_YOUR ASSIGNMENT_: Reproduce each of the entries that follow, exactly.

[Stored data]
= = = = = = =
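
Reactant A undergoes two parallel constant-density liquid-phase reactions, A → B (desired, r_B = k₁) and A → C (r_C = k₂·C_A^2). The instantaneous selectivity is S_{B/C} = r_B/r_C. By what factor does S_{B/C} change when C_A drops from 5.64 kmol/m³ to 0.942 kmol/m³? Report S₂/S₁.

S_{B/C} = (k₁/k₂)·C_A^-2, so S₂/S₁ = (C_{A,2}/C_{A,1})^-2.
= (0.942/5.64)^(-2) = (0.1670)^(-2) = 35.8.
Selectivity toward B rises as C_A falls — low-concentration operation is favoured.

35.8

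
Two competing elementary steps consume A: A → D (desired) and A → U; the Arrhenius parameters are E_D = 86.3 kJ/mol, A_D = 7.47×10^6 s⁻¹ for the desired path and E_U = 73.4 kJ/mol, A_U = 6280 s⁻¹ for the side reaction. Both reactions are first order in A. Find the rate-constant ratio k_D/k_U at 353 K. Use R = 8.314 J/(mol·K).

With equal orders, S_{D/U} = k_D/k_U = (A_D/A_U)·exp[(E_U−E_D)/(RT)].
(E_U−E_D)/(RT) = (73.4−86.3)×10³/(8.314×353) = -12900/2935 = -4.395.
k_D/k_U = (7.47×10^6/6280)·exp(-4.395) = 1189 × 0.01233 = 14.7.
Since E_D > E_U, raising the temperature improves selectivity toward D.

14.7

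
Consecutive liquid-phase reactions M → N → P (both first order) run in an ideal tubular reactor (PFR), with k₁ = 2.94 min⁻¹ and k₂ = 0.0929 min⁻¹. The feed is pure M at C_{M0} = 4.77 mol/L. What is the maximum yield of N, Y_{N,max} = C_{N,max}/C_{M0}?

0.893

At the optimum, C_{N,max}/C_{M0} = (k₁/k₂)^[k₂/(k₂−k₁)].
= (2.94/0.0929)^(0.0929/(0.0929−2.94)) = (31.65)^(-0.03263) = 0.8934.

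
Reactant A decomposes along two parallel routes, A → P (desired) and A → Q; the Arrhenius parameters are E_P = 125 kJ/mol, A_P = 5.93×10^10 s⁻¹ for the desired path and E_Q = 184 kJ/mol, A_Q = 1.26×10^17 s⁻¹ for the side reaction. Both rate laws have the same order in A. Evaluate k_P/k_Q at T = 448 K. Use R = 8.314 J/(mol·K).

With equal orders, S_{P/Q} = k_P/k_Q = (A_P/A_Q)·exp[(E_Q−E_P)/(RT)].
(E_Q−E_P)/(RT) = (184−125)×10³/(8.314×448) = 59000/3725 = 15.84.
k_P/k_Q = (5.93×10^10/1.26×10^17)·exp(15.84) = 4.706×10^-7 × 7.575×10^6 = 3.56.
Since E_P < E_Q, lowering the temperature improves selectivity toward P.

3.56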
= = = = = = =
_YOUR SOLUTION_:
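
Reactant A undergoes two parallel constant-density liquid-phase reactions, A → B (desired, r_B = k₁) and A → C (r_C = k₂·C_A^2). The instantaneous selectivity is S_{B/C} = r_B/r_C. By what factor does S_{B/C} change when C_A drops from 5.64 kmol/m³ to 0.942 kmol/m³? Report S₂/S₁.

S_{B/C} = (k₁/k₂)·C_A^-2, so S₂/S₁ = (C_{A,2}/C_{A,1})^-2.
= (0.942/5.64)^(-2) = (0.1670)^(-2) = 35.8.
Selectivity toward B rises as C_A falls — low-concentration operation is favoured.

35.8

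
Two competing elementary steps consume A: A → D (desired) and A → U; the Arrhenius parameters are E_D = 86.3 kJ/mol, A_D = 7.47×10^6 s⁻¹ for the desired path and E_U = 73.4 kJ/mol, A_U = 6280 s⁻¹ for the side reaction. Both reactions are first order in A. Find the rate-constant ratio k_D/k_U at 353 K. Use R = 8.314 J/(mol·K).

With equal orders, S_{D/U} = k_D/k_U = (A_D/A_U)·exp[(E_U−E_D)/(RT)].
(E_U−E_D)/(RT) = (73.4−86.3)×10³/(8.314×353) = -12900/2935 = -4.395.
k_D/k_U = (7.47×10^6/6280)·exp(-4.395) = 1189 × 0.01233 = 14.7.
Since E_D > E_U, raising the temperature improves selectivity toward D.

14.7

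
Consecutive liquid-phase reactions M → N → P (both first order) run in an ideal tubular reactor (PFR), with k₁ = 2.94 min⁻¹ and k₂ = 0.0929 min⁻¹. The feed is pure M at C_{M0} = 4.77 mol/L. What is the maximum yield of N, Y_{N,max} = C_{N,max}/C_{M0}?

0.893

At the optimum, C_{N,max}/C_{M0} = (k₁/k₂)^[k₂/(k₂−k₁)].
= (2.94/0.0929)^(0.0929/(0.0929−2.94)) = (31.65)^(-0.03263) = 0.8934.

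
Reactant A decomposes along two parallel routes, A → P (desired) and A → Q; the Arrhenius parameters are E_P = 125 kJ/mol, A_P = 5.93×10^10 s⁻¹ for the desired path and E_Q = 184 kJ/mol, A_Q = 1.26×10^17 s⁻¹ for the side reaction. Both rate laws have the same order in A. Evaluate k_P/k_Q at T = 448 K. Use R = 8.314 J/(mol·K).

With equal orders, S_{P/Q} = k_P/k_Q = (A_P/A_Q)·exp[(E_Q−E_P)/(RT)].
(E_Q−E_P)/(RT) = (184−125)×10³/(8.314×448) = 59000/3725 = 15.84.
k_P/k_Q = (5.93×10^10/1.26×10^17)·exp(15.84) = 4.706×10^-7 × 7.575×10^6 = 3.56.
Since E_P < E_Q, lowering the temperature improves selectivity toward P.

3.56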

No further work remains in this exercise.